◆ What you should do:
From the listing below, copy every line with the word "Consider".
_ _ _ _ _ _ _
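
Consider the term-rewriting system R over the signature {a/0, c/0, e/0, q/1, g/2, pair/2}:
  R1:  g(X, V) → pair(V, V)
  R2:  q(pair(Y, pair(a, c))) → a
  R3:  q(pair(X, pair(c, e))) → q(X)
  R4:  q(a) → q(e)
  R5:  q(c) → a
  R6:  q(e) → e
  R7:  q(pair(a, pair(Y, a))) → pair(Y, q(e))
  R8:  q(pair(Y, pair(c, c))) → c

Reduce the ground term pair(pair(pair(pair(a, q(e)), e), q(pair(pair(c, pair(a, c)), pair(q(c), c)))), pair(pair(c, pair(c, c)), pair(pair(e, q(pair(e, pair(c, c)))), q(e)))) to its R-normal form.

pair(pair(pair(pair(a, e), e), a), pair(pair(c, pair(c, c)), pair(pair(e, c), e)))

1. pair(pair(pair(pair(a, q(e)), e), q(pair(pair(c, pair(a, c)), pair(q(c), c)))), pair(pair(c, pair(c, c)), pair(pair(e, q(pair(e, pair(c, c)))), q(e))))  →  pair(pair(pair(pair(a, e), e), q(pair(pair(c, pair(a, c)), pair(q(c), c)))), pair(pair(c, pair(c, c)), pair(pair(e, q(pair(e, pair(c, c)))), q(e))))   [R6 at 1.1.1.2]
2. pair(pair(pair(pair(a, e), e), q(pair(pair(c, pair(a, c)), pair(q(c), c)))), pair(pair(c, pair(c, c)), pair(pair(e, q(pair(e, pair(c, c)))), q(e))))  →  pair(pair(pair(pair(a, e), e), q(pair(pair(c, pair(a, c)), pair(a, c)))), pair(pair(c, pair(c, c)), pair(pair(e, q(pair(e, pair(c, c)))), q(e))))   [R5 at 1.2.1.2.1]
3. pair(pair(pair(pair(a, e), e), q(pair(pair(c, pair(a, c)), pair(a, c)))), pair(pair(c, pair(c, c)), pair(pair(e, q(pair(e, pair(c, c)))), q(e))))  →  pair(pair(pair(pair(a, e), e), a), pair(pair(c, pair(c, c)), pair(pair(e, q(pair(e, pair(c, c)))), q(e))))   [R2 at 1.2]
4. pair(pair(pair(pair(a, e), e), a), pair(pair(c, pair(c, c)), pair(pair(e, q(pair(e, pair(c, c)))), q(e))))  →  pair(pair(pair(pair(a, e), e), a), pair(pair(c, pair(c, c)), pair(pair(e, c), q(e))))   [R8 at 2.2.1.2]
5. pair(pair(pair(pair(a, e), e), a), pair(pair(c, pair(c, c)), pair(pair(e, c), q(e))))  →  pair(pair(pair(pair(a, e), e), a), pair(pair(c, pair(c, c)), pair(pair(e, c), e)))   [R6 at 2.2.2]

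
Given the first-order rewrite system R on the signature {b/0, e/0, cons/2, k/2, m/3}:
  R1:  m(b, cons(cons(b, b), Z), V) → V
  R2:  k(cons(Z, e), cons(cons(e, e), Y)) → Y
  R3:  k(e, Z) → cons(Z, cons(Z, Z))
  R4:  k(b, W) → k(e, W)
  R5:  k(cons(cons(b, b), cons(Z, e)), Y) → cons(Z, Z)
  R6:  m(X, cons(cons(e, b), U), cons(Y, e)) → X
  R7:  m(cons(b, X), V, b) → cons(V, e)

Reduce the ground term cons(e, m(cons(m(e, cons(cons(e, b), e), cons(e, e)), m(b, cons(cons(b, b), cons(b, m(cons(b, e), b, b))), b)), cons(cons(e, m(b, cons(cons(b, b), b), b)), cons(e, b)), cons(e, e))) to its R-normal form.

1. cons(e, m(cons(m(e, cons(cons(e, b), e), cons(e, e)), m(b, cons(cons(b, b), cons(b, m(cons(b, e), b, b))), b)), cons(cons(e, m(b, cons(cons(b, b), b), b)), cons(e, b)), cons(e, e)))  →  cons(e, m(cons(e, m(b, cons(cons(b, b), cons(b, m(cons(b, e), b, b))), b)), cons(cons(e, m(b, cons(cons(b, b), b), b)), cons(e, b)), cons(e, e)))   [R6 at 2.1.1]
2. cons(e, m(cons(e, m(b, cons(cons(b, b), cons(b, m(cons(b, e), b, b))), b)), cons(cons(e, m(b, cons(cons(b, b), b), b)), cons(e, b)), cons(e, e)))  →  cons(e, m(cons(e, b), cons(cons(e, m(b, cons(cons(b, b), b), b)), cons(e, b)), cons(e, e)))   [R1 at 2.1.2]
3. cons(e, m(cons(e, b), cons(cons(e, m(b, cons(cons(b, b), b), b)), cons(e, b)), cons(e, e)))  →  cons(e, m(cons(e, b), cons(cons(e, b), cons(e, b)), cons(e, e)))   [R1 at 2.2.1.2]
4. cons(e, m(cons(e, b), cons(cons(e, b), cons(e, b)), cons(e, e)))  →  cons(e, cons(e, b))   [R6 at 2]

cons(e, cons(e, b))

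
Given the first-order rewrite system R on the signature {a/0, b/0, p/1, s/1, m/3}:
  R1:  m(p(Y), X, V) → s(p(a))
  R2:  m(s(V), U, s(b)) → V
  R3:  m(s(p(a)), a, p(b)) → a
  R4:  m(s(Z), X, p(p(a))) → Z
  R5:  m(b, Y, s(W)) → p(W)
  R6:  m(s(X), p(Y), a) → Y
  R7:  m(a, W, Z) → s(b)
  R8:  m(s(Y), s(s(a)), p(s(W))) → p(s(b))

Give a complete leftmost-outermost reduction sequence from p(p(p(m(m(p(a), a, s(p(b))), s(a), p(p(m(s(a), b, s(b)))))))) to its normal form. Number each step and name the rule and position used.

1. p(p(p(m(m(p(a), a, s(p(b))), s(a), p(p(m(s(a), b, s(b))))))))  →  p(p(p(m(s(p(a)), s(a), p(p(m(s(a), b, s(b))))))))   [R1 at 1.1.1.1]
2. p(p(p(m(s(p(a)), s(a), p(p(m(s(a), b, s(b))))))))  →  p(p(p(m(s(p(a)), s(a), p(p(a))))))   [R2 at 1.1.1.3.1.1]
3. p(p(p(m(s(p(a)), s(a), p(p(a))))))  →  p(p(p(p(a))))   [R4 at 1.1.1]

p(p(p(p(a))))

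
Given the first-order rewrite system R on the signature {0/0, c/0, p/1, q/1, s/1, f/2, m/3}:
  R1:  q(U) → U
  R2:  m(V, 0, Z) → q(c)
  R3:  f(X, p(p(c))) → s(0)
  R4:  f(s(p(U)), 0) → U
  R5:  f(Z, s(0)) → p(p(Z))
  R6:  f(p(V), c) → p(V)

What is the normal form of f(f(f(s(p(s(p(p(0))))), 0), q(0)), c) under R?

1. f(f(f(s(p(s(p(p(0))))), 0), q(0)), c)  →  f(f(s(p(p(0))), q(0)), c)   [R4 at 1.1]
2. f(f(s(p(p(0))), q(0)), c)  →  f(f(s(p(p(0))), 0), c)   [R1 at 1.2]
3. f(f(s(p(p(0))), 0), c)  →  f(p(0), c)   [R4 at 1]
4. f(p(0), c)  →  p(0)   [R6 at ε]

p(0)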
_ _ _ _ _ _ _
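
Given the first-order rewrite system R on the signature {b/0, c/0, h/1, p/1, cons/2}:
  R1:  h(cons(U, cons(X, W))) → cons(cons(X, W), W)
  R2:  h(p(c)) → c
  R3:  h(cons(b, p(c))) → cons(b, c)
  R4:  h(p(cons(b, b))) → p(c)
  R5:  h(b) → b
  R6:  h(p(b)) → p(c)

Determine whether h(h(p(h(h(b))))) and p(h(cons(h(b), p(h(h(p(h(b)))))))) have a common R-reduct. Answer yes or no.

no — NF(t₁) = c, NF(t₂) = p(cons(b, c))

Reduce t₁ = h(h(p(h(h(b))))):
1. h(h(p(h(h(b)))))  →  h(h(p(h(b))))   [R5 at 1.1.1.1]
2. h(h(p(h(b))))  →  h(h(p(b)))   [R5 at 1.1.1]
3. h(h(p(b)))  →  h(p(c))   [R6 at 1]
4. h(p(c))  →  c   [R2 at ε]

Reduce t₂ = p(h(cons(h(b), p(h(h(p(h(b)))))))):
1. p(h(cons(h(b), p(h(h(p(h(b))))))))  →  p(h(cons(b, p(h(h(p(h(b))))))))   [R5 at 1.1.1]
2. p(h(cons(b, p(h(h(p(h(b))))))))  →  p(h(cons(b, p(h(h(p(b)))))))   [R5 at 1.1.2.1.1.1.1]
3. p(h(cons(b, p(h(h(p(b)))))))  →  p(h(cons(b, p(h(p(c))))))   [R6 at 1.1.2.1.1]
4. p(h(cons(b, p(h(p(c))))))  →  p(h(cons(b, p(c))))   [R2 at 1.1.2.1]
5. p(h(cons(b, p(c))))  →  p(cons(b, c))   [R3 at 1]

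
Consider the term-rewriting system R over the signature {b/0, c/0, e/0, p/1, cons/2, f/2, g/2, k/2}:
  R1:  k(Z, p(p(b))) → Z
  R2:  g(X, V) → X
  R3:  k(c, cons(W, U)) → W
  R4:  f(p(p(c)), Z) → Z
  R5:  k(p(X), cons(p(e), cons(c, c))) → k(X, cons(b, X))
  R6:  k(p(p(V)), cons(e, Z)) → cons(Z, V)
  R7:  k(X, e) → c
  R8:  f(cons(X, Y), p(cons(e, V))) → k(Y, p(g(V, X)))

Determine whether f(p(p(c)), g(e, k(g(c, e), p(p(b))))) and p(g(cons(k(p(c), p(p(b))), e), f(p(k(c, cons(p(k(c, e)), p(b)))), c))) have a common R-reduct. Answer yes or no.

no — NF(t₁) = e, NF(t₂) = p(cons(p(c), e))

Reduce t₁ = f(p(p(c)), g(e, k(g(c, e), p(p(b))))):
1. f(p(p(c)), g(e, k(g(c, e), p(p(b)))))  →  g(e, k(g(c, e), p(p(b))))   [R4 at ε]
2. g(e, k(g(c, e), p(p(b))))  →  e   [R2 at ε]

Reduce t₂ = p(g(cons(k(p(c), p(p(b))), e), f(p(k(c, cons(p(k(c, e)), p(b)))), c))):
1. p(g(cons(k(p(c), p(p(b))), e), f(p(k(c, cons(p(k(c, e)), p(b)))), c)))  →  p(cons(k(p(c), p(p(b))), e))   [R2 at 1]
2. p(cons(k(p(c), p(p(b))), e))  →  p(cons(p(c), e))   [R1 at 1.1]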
_ _ _ _ _ _ _
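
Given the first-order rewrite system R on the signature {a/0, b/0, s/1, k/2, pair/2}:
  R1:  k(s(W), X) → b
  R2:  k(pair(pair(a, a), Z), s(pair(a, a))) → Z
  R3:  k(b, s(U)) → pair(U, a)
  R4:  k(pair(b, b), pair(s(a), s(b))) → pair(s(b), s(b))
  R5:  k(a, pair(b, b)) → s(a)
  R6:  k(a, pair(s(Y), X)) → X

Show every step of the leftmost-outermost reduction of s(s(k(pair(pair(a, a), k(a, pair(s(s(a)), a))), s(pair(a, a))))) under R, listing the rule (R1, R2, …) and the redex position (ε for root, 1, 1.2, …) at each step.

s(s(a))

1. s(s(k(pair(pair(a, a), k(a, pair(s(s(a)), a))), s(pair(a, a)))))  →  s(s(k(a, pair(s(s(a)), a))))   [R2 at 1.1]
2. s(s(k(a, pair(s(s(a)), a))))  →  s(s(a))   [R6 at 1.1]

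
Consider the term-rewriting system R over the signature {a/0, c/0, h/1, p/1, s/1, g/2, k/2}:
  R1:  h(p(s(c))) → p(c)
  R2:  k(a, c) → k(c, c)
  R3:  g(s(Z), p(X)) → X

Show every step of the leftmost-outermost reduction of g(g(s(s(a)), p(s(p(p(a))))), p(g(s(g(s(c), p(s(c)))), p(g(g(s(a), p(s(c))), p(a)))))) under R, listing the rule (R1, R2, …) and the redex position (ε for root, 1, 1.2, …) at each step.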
_ _ _ _ _ _ _
◆ Response area:
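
Consider the term-rewriting system R over the signature {a/0, c/0, e/0, q/1, g/2, pair/2}:
Consider the term-rewriting system R over the signature {b/0, c/0, e/0, p/1, cons/2, f/2, g/2, k/2}:
Consider the term-rewriting system R over the signature {a/0, c/0, h/1, p/1, s/1, g/2, k/2}: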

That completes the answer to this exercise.